**** Entries supplied ****
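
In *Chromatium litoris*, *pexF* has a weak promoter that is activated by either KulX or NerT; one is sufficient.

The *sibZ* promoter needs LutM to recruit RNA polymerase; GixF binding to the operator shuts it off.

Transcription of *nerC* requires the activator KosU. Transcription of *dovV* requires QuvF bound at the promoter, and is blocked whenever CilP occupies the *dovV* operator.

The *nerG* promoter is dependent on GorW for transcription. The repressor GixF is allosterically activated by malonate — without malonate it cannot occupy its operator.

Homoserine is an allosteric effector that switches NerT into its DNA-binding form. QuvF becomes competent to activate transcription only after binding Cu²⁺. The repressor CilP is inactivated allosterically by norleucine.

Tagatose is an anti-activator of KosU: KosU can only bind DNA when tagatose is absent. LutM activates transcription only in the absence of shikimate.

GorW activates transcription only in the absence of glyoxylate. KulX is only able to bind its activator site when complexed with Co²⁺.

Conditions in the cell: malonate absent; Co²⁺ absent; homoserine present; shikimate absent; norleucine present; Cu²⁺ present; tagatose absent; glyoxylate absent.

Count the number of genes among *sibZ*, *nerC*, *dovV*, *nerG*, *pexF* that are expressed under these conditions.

Shikimate is absent, so LutM is active.
Malonate is absent, so GixF is inactive.
No repressor is bound and LutM is active, so *sibZ* is transcribed.
→ *sibZ* is ON.
Tagatose is absent, so KosU is active.
No repressor is bound and KosU is active, so *nerC* is transcribed.
→ *nerC* is ON.
Cu²⁺ is present, so QuvF is active.
Norleucine is present, so CilP is inactive.
No repressor is bound and QuvF is active, so *dovV* is transcribed.
→ *dovV* is ON.
Glyoxylate is absent, so GorW is active.
No repressor is bound and GorW is active, so *nerG* is transcribed.
→ *nerG* is ON.
Co²⁺ is absent, so KulX is inactive.
Homoserine is present, so NerT is active.
Activator NerT is present, so *pexF* is transcribed.
→ *pexF* is ON.
5 of the 5 genes are transcribed.

5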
****
Wherever the word "absence" appears in the records above, copy that line.

Task solution:
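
Tagatose is an anti-activator of KosU: KosU can only bind DNA when tagatose is absent. LutM activates transcription only in the absence of shikimate.
GorW activates transcription only in the absence of glyoxylate. KulX is only able to bind its activator site when complexed with Co²⁺.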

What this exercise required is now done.